### WORK TO BE COMPLETED
Your answer must be every line of the data below that holds the string "alive", copied exactly.

### SOURCE MATERIAL

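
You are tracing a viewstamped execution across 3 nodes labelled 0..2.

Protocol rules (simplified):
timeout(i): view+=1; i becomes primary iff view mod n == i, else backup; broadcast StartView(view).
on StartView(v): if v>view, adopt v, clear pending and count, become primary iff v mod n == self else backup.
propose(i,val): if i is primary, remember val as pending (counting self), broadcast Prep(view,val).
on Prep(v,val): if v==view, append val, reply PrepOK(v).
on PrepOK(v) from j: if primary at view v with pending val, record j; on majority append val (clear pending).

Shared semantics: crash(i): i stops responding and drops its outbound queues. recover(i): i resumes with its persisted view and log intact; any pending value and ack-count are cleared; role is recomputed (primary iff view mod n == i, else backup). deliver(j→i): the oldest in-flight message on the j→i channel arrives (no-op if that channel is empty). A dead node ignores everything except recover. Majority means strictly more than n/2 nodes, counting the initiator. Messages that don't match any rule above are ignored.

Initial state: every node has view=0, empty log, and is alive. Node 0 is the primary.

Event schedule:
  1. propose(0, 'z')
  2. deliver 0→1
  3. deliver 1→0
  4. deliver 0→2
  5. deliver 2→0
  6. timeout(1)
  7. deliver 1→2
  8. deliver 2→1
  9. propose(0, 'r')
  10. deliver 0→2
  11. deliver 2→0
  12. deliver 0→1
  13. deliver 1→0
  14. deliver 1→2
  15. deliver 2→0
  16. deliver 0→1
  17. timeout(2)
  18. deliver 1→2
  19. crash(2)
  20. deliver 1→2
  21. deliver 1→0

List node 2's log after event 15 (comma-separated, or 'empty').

e1 propose(0,'z'): ·
e2 deliver 0→1: 1[back,v=0,z]
e3 deliver 1→0: 0[prim,v=0,z]
e4 deliver 0→2: 2[back,v=0,z]
e5 deliver 2→0: ·
e6 timeout(1): 1[prim,v=1,z]
e7 deliver 1→2: 2[back,v=1,z]
e8 deliver 2→1: ·
e9 propose(0,'r'): ·
e10 deliver 0→2: ·
e11 deliver 2→0: ·
e12 deliver 0→1: ·
e13 deliver 1→0: 0[back,v=1,z]
e14 deliver 1→2: ·
e15 deliver 2→0: ·

z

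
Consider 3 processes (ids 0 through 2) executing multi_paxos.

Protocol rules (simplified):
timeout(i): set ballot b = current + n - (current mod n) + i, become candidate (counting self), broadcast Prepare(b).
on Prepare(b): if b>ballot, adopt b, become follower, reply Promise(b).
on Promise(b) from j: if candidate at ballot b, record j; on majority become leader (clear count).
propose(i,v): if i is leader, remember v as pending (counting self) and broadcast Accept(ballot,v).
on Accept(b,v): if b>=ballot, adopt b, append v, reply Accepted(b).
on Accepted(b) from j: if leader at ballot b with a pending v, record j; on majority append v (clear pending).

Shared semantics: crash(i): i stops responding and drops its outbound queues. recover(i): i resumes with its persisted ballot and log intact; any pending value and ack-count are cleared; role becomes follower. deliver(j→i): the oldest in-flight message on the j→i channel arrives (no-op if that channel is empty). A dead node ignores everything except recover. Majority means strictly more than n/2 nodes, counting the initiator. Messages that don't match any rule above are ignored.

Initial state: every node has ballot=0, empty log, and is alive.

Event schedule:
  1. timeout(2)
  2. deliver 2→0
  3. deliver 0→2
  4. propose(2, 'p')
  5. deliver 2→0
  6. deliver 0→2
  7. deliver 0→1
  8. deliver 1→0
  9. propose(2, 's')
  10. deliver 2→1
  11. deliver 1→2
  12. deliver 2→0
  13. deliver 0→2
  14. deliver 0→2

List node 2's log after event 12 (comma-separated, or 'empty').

1. timeout(2):  <2:cand b5 ->
2. deliver 2→0:  <0:foll b5 ->
3. deliver 0→2:  <2:lead b5 ->
4. propose(2,'p'):  nop
5. deliver 2→0:  <0:foll b5 p>
6. deliver 0→2:  <2:lead b5 p>
7. deliver 0→1:  nop
8. deliver 1→0:  nop
9. propose(2,'s'):  nop
10. deliver 2→1:  <1:foll b5 ->
11. deliver 1→2:  nop
12. deliver 2→0:  <0:foll b5 p,s>

p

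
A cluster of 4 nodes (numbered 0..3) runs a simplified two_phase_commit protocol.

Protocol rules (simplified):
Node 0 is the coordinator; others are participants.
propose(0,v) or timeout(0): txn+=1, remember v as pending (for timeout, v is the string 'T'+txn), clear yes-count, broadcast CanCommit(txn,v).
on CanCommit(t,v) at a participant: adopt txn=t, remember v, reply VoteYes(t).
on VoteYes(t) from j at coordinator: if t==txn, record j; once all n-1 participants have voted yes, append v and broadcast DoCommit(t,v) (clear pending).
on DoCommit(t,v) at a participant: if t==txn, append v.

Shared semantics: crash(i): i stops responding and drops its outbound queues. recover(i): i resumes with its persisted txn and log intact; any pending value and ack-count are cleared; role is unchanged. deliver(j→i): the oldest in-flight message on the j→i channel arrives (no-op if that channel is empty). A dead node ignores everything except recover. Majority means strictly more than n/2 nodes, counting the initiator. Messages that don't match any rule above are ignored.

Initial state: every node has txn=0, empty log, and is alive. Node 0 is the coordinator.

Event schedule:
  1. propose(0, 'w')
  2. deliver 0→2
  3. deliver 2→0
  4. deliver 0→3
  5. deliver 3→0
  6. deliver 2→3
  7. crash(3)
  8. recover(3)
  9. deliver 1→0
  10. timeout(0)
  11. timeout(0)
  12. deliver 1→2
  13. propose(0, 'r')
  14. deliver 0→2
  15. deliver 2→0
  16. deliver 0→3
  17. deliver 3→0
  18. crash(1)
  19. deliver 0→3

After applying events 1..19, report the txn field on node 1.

0

after 1 — propose(0,'w'): n0:coor/t1/[-]
after 2 — deliver 0→2: n2:part/t1/[-]
after 3 — deliver 2→0: ·
after 4 — deliver 0→3: n3:part/t1/[-]
after 5 — deliver 3→0: ·
after 6 — deliver 2→3: ·
after 7 — crash(3): n3:✗part/t1/[-]
after 8 — recover(3): n3:part/t1/[-]
after 9 — deliver 1→0: ·
after 10 — timeout(0): n0:coor/t2/[-]
after 11 — timeout(0): n0:coor/t3/[-]
after 12 — deliver 1→2: ·
after 13 — propose(0,'r'): n0:coor/t4/[-]
after 14 — deliver 0→2: n2:part/t2/[-]
after 15 — deliver 2→0: ·
after 16 — deliver 0→3: n3:part/t2/[-]
after 17 — deliver 3→0: ·
after 18 — crash(1): n1:✗part/t0/[-]
after 19 — deliver 0→3: n3:part/t3/[-]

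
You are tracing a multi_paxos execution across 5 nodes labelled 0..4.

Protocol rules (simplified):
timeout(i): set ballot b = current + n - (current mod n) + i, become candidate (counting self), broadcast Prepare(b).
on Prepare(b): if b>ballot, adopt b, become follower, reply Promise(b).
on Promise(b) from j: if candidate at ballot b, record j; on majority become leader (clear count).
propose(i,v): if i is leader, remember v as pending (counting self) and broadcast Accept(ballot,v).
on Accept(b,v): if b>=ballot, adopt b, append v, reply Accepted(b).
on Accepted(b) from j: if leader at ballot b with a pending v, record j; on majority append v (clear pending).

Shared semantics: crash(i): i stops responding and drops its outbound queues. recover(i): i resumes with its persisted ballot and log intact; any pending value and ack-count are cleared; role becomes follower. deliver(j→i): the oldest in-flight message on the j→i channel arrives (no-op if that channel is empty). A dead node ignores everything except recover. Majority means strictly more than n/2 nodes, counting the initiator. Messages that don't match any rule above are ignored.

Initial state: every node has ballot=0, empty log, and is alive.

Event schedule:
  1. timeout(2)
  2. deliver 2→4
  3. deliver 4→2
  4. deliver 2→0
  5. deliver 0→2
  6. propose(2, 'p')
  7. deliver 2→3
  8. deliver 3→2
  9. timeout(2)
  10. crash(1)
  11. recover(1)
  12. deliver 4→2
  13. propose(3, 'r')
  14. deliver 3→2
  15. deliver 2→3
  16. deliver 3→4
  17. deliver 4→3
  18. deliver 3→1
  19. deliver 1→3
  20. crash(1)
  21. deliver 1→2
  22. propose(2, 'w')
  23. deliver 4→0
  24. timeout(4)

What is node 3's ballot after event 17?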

### OUTPUT OF THE EXERCISE
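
Initial state: every node has view=0, empty log, and is alive. Node 0 is the primary.
Initial state: every node has ballot=0, empty log, and is alive.
Initial state: every node has txn=0, empty log, and is alive. Node 0 is the coordinator.
Initial state: every node has ballot=0, empty log, and is alive.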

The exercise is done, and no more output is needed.